### [Saved data entries]
BEGIN
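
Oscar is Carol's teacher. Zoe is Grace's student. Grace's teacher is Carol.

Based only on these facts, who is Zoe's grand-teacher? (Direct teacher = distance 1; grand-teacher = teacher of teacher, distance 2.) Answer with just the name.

Reconstructing the teacher chain from the given facts:
  Oscar -> Carol -> Grace -> Zoe
(each arrow means 'teacher of the next')
Positions in the chain (0 = top):
  position of Oscar: 0
  position of Carol: 1
  position of Grace: 2
  position of Zoe: 3

Zoe is at position 3; the grand-teacher is 2 steps up the chain, i.e. position 1: Carol.

Answer: Carol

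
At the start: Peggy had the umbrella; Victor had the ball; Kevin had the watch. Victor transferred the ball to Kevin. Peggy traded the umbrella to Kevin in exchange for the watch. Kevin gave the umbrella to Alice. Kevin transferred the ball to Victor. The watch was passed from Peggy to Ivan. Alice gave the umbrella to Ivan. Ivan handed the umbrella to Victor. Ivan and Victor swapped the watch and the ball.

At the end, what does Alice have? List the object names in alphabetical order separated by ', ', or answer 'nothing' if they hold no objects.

Answer: nothing

Derivation:
Tracking all object holders:
Start: umbrella:Peggy, ball:Victor, watch:Kevin
Event 1 (give ball: Victor -> Kevin). State: umbrella:Peggy, ball:Kevin, watch:Kevin
Event 2 (swap umbrella<->watch: now umbrella:Kevin, watch:Peggy). State: umbrella:Kevin, ball:Kevin, watch:Peggy
Event 3 (give umbrella: Kevin -> Alice). State: umbrella:Alice, ball:Kevin, watch:Peggy
Event 4 (give ball: Kevin -> Victor). State: umbrella:Alice, ball:Victor, watch:Peggy
Event 5 (give watch: Peggy -> Ivan). State: umbrella:Alice, ball:Victor, watch:Ivan
Event 6 (give umbrella: Alice -> Ivan). State: umbrella:Ivan, ball:Victor, watch:Ivan
Event 7 (give umbrella: Ivan -> Victor). State: umbrella:Victor, ball:Victor, watch:Ivan
Event 8 (swap watch<->ball: now watch:Victor, ball:Ivan). State: umbrella:Victor, ball:Ivan, watch:Victor

Final state: umbrella:Victor, ball:Ivan, watch:Victor
Alice holds: (nothing).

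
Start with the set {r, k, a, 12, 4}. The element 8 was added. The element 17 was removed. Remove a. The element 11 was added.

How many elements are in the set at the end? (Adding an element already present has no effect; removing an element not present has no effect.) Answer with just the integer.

Tracking the set through each operation:
Start: {12, 4, a, k, r}
Event 1 (add 8): added. Set: {12, 4, 8, a, k, r}
Event 2 (remove 17): not present, no change. Set: {12, 4, 8, a, k, r}
Event 3 (remove a): removed. Set: {12, 4, 8, k, r}
Event 4 (add 11): added. Set: {11, 12, 4, 8, k, r}

Final set: {11, 12, 4, 8, k, r} (size 6)

Answer: 6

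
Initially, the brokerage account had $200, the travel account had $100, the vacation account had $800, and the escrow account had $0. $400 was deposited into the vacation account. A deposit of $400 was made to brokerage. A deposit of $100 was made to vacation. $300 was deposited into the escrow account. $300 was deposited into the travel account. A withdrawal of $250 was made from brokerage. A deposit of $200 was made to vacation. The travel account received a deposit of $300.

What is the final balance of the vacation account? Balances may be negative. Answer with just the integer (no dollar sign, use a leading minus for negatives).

Answer: 1500

Derivation:
Tracking account balances step by step:
Start: brokerage=200, travel=100, vacation=800, escrow=0
Event 1 (deposit 400 to vacation): vacation: 800 + 400 = 1200. Balances: brokerage=200, travel=100, vacation=1200, escrow=0
Event 2 (deposit 400 to brokerage): brokerage: 200 + 400 = 600. Balances: brokerage=600, travel=100, vacation=1200, escrow=0
Event 3 (deposit 100 to vacation): vacation: 1200 + 100 = 1300. Balances: brokerage=600, travel=100, vacation=1300, escrow=0
Event 4 (deposit 300 to escrow): escrow: 0 + 300 = 300. Balances: brokerage=600, travel=100, vacation=1300, escrow=300
Event 5 (deposit 300 to travel): travel: 100 + 300 = 400. Balances: brokerage=600, travel=400, vacation=1300, escrow=300
Event 6 (withdraw 250 from brokerage): brokerage: 600 - 250 = 350. Balances: brokerage=350, travel=400, vacation=1300, escrow=300
Event 7 (deposit 200 to vacation): vacation: 1300 + 200 = 1500. Balances: brokerage=350, travel=400, vacation=1500, escrow=300
Event 8 (deposit 300 to travel): travel: 400 + 300 = 700. Balances: brokerage=350, travel=700, vacation=1500, escrow=300

Final balance of vacation: 1500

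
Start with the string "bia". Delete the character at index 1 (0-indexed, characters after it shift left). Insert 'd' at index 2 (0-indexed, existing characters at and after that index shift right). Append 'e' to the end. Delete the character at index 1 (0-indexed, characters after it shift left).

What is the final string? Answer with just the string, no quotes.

Answer: bde

Derivation:
Applying each edit step by step:
Start: "bia"
Op 1 (delete idx 1 = 'i'): "bia" -> "ba"
Op 2 (insert 'd' at idx 2): "ba" -> "bad"
Op 3 (append 'e'): "bad" -> "bade"
Op 4 (delete idx 1 = 'a'): "bade" -> "bde"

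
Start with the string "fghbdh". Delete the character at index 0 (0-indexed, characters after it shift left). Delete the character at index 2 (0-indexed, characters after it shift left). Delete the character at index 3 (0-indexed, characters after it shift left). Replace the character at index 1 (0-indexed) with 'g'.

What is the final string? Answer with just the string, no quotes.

Answer: ggd

Derivation:
Applying each edit step by step:
Start: "fghbdh"
Op 1 (delete idx 0 = 'f'): "fghbdh" -> "ghbdh"
Op 2 (delete idx 2 = 'b'): "ghbdh" -> "ghdh"
Op 3 (delete idx 3 = 'h'): "ghdh" -> "ghd"
Op 4 (replace idx 1: 'h' -> 'g'): "ghd" -> "ggd"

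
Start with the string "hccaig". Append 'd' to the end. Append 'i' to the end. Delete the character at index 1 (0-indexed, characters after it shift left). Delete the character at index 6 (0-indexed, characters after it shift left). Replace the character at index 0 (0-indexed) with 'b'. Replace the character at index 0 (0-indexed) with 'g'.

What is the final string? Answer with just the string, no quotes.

Answer: gcaigd

Derivation:
Applying each edit step by step:
Start: "hccaig"
Op 1 (append 'd'): "hccaig" -> "hccaigd"
Op 2 (append 'i'): "hccaigd" -> "hccaigdi"
Op 3 (delete idx 1 = 'c'): "hccaigdi" -> "hcaigdi"
Op 4 (delete idx 6 = 'i'): "hcaigdi" -> "hcaigd"
Op 5 (replace idx 0: 'h' -> 'b'): "hcaigd" -> "bcaigd"
Op 6 (replace idx 0: 'b' -> 'g'): "bcaigd" -> "gcaigd"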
END
Give the entries once more, exactly as they appear.

### [ANSWER SPACE]
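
Oscar is Carol's teacher. Zoe is Grace's student. Grace's teacher is Carol.

Based only on these facts, who is Zoe's grand-teacher? (Direct teacher = distance 1; grand-teacher = teacher of teacher, distance 2.) Answer with just the name.

Reconstructing the teacher chain from the given facts:
  Oscar -> Carol -> Grace -> Zoe
(each arrow means 'teacher of the next')
Positions in the chain (0 = top):
  position of Oscar: 0
  position of Carol: 1
  position of Grace: 2
  position of Zoe: 3

Zoe is at position 3; the grand-teacher is 2 steps up the chain, i.e. position 1: Carol.

Answer: Carol

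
At the start: Peggy had the umbrella; Victor had the ball; Kevin had the watch. Victor transferred the ball to Kevin. Peggy traded the umbrella to Kevin in exchange for the watch. Kevin gave the umbrella to Alice. Kevin transferred the ball to Victor. The watch was passed from Peggy to Ivan. Alice gave the umbrella to Ivan. Ivan handed the umbrella to Victor. Ivan and Victor swapped the watch and the ball.

At the end, what does Alice have? List the object names in alphabetical order separated by ', ', or answer 'nothing' if they hold no objects.

Answer: nothing

Derivation:
Tracking all object holders:
Start: umbrella:Peggy, ball:Victor, watch:Kevin
Event 1 (give ball: Victor -> Kevin). State: umbrella:Peggy, ball:Kevin, watch:Kevin
Event 2 (swap umbrella<->watch: now umbrella:Kevin, watch:Peggy). State: umbrella:Kevin, ball:Kevin, watch:Peggy
Event 3 (give umbrella: Kevin -> Alice). State: umbrella:Alice, ball:Kevin, watch:Peggy
Event 4 (give ball: Kevin -> Victor). State: umbrella:Alice, ball:Victor, watch:Peggy
Event 5 (give watch: Peggy -> Ivan). State: umbrella:Alice, ball:Victor, watch:Ivan
Event 6 (give umbrella: Alice -> Ivan). State: umbrella:Ivan, ball:Victor, watch:Ivan
Event 7 (give umbrella: Ivan -> Victor). State: umbrella:Victor, ball:Victor, watch:Ivan
Event 8 (swap watch<->ball: now watch:Victor, ball:Ivan). State: umbrella:Victor, ball:Ivan, watch:Victor

Final state: umbrella:Victor, ball:Ivan, watch:Victor
Alice holds: (nothing).

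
Start with the set {r, k, a, 12, 4}. The element 8 was added. The element 17 was removed. Remove a. The element 11 was added.

How many elements are in the set at the end? (Adding an element already present has no effect; removing an element not present has no effect.) Answer with just the integer.

Tracking the set through each operation:
Start: {12, 4, a, k, r}
Event 1 (add 8): added. Set: {12, 4, 8, a, k, r}
Event 2 (remove 17): not present, no change. Set: {12, 4, 8, a, k, r}
Event 3 (remove a): removed. Set: {12, 4, 8, k, r}
Event 4 (add 11): added. Set: {11, 12, 4, 8, k, r}

Final set: {11, 12, 4, 8, k, r} (size 6)

Answer: 6

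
Initially, the brokerage account had $200, the travel account had $100, the vacation account had $800, and the escrow account had $0. $400 was deposited into the vacation account. A deposit of $400 was made to brokerage. A deposit of $100 was made to vacation. $300 was deposited into the escrow account. $300 was deposited into the travel account. A withdrawal of $250 was made from brokerage. A deposit of $200 was made to vacation. The travel account received a deposit of $300.

What is the final balance of the vacation account? Balances may be negative. Answer with just the integer (no dollar sign, use a leading minus for negatives).

Answer: 1500

Derivation:
Tracking account balances step by step:
Start: brokerage=200, travel=100, vacation=800, escrow=0
Event 1 (deposit 400 to vacation): vacation: 800 + 400 = 1200. Balances: brokerage=200, travel=100, vacation=1200, escrow=0
Event 2 (deposit 400 to brokerage): brokerage: 200 + 400 = 600. Balances: brokerage=600, travel=100, vacation=1200, escrow=0
Event 3 (deposit 100 to vacation): vacation: 1200 + 100 = 1300. Balances: brokerage=600, travel=100, vacation=1300, escrow=0
Event 4 (deposit 300 to escrow): escrow: 0 + 300 = 300. Balances: brokerage=600, travel=100, vacation=1300, escrow=300
Event 5 (deposit 300 to travel): travel: 100 + 300 = 400. Balances: brokerage=600, travel=400, vacation=1300, escrow=300
Event 6 (withdraw 250 from brokerage): brokerage: 600 - 250 = 350. Balances: brokerage=350, travel=400, vacation=1300, escrow=300
Event 7 (deposit 200 to vacation): vacation: 1300 + 200 = 1500. Balances: brokerage=350, travel=400, vacation=1500, escrow=300
Event 8 (deposit 300 to travel): travel: 400 + 300 = 700. Balances: brokerage=350, travel=700, vacation=1500, escrow=300

Final balance of vacation: 1500

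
Start with the string "bia". Delete the character at index 1 (0-indexed, characters after it shift left). Insert 'd' at index 2 (0-indexed, existing characters at and after that index shift right). Append 'e' to the end. Delete the character at index 1 (0-indexed, characters after it shift left).

What is the final string? Answer with just the string, no quotes.

Answer: bde

Derivation:
Applying each edit step by step:
Start: "bia"
Op 1 (delete idx 1 = 'i'): "bia" -> "ba"
Op 2 (insert 'd' at idx 2): "ba" -> "bad"
Op 3 (append 'e'): "bad" -> "bade"
Op 4 (delete idx 1 = 'a'): "bade" -> "bde"

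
Start with the string "fghbdh". Delete the character at index 0 (0-indexed, characters after it shift left). Delete the character at index 2 (0-indexed, characters after it shift left). Delete the character at index 3 (0-indexed, characters after it shift left). Replace the character at index 1 (0-indexed) with 'g'.

What is the final string? Answer with just the string, no quotes.

Answer: ggd

Derivation:
Applying each edit step by step:
Start: "fghbdh"
Op 1 (delete idx 0 = 'f'): "fghbdh" -> "ghbdh"
Op 2 (delete idx 2 = 'b'): "ghbdh" -> "ghdh"
Op 3 (delete idx 3 = 'h'): "ghdh" -> "ghd"
Op 4 (replace idx 1: 'h' -> 'g'): "ghd" -> "ggd"

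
Start with the string "hccaig". Append 'd' to the end. Append 'i' to the end. Delete the character at index 1 (0-indexed, characters after it shift left). Delete the character at index 6 (0-indexed, characters after it shift left). Replace the character at index 0 (0-indexed) with 'b'. Replace the character at index 0 (0-indexed) with 'g'.

What is the final string? Answer with just the string, no quotes.

Answer: gcaigd

Derivation:
Applying each edit step by step:
Start: "hccaig"
Op 1 (append 'd'): "hccaig" -> "hccaigd"
Op 2 (append 'i'): "hccaigd" -> "hccaigdi"
Op 3 (delete idx 1 = 'c'): "hccaigdi" -> "hcaigdi"
Op 4 (delete idx 6 = 'i'): "hcaigdi" -> "hcaigd"
Op 5 (replace idx 0: 'h' -> 'b'): "hcaigd" -> "bcaigd"
Op 6 (replace idx 0: 'b' -> 'g'): "bcaigd" -> "gcaigd"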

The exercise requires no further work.